Recorded data: Begin

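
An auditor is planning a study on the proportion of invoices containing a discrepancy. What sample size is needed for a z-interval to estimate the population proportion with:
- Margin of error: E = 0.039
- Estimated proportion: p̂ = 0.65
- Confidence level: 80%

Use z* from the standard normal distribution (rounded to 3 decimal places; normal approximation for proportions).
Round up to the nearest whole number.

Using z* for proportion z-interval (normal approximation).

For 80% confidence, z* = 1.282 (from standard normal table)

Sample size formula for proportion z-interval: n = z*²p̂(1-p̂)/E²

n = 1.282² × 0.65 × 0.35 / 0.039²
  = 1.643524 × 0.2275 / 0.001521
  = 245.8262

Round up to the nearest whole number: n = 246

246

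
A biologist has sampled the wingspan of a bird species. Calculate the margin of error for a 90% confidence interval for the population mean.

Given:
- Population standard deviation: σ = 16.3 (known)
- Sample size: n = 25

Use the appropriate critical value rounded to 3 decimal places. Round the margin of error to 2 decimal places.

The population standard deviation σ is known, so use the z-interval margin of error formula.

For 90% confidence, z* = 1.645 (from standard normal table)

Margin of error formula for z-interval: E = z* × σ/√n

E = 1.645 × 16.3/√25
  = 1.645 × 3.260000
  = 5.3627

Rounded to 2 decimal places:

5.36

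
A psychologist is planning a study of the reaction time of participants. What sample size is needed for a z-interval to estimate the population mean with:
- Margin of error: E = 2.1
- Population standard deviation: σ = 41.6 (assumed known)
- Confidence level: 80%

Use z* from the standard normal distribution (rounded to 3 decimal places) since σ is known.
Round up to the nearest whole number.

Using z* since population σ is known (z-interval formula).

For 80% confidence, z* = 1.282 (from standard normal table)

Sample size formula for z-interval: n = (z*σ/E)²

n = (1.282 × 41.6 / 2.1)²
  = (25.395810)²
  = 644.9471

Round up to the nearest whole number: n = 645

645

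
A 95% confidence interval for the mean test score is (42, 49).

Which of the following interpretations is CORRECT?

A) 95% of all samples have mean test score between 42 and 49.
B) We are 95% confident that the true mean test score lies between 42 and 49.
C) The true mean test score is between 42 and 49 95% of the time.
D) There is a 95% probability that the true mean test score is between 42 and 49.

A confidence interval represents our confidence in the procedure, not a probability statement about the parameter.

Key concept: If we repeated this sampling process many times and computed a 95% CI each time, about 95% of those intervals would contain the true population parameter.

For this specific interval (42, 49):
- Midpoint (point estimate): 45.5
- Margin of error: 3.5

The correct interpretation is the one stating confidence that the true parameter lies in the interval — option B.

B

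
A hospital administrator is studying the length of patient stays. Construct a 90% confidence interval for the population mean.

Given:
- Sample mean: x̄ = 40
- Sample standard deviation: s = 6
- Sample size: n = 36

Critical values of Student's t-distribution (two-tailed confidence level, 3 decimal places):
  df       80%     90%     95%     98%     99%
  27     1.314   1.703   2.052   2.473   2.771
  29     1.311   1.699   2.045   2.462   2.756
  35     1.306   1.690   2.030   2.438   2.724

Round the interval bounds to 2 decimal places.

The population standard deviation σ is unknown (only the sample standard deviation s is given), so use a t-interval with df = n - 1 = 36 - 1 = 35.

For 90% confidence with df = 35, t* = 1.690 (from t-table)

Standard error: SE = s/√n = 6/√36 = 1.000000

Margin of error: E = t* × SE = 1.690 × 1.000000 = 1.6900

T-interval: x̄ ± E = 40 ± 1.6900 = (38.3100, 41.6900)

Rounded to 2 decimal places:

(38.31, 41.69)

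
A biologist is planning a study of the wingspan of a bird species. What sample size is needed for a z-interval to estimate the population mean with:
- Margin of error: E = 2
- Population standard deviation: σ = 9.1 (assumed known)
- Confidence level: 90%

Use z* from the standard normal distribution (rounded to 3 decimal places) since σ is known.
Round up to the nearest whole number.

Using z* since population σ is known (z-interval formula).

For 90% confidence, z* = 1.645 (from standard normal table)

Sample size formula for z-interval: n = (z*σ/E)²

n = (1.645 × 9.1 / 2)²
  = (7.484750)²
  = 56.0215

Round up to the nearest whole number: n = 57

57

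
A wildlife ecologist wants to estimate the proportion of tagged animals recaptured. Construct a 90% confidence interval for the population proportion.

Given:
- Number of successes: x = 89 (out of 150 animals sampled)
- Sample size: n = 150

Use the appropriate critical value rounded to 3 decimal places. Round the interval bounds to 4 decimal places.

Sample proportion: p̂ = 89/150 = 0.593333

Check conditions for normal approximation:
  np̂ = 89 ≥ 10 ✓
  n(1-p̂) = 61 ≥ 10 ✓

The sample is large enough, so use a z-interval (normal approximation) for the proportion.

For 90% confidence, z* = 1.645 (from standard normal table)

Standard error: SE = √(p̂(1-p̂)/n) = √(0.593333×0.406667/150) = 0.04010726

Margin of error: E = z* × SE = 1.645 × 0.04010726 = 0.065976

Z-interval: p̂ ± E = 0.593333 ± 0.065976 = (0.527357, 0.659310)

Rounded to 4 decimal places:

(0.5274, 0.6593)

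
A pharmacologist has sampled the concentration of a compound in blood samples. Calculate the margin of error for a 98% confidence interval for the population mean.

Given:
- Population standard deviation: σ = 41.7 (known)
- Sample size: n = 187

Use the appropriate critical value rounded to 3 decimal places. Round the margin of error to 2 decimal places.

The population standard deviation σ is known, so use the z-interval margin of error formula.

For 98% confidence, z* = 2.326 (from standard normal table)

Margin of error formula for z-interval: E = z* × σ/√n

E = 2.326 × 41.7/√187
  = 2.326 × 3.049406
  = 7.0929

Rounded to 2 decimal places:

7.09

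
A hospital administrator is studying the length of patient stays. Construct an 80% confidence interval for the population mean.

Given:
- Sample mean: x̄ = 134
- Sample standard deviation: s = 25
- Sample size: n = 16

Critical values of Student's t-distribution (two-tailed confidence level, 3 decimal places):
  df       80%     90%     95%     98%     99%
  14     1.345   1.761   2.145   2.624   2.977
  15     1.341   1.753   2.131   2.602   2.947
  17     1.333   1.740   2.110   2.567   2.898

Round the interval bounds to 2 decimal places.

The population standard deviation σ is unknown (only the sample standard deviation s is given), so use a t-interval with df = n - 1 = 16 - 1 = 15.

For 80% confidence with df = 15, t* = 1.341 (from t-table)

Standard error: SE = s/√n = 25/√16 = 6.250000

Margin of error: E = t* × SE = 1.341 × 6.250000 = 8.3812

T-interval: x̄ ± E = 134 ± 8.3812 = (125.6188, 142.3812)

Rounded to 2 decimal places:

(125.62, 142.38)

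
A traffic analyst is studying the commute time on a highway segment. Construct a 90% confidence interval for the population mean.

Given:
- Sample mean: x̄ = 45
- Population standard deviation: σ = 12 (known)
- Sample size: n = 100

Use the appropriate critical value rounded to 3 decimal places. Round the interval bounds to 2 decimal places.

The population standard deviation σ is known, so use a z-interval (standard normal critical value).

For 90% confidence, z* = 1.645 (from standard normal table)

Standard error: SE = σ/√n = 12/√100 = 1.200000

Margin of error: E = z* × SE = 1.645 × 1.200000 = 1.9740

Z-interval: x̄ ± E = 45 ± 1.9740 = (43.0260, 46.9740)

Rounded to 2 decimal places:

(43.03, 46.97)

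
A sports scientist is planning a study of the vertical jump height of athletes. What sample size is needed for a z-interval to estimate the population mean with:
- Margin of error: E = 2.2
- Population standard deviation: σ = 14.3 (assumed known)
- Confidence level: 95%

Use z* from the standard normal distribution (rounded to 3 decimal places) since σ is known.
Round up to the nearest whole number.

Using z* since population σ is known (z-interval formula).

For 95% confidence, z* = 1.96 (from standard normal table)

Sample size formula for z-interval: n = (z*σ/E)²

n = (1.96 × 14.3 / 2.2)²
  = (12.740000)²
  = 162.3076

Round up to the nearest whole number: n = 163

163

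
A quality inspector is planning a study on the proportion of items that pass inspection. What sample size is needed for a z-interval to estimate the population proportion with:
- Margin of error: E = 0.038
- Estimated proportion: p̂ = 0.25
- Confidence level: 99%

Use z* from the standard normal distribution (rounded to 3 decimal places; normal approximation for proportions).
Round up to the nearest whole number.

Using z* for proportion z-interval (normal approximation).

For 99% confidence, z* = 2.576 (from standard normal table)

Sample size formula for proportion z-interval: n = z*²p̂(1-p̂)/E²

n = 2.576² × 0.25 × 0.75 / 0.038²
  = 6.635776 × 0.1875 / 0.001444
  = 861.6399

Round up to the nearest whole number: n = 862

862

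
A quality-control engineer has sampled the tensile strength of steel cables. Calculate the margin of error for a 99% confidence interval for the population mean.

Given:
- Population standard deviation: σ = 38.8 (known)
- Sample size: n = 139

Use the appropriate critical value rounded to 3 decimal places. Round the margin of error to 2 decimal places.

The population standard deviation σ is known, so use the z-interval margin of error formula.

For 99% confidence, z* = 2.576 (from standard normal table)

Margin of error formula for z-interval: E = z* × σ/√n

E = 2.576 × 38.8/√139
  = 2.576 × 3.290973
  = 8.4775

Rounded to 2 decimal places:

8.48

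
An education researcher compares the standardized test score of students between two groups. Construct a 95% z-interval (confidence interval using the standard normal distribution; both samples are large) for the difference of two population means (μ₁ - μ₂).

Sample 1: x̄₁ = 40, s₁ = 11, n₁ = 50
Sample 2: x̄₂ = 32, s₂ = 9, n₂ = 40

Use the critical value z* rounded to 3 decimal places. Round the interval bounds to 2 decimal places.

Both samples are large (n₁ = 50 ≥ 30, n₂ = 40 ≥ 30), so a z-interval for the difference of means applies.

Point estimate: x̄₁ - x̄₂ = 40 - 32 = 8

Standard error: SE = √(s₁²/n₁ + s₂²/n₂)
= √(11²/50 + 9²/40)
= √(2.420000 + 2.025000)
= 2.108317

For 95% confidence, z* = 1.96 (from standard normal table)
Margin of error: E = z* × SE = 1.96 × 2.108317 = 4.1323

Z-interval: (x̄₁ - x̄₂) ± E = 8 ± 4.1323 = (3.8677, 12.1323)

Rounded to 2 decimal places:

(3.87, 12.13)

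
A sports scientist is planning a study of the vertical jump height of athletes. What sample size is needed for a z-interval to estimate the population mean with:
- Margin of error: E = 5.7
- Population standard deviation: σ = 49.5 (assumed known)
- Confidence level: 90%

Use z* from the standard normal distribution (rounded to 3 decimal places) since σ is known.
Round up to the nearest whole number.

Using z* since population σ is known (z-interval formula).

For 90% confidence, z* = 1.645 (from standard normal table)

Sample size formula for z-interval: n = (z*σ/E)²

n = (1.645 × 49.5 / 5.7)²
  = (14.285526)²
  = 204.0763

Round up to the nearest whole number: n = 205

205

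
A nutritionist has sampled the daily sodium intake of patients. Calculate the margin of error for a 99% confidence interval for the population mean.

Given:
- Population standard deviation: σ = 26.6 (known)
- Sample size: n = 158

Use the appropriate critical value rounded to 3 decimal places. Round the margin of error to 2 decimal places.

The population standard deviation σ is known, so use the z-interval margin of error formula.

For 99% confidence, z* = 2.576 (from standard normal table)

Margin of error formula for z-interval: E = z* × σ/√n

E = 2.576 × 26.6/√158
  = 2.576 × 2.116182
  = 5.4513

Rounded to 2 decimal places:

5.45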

Recorded data: End

--- Task brief ---
Filter the data for the string "quality" and copy every line that has it.

--- Exercise output ---
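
A quality inspector is planning a study on the proportion of items that pass inspection. What sample size is needed for a z-interval to estimate the population proportion with:
A quality-control engineer has sampled the tensile strength of steel cables. Calculate the margin of error for a 99% confidence interval for the population mean.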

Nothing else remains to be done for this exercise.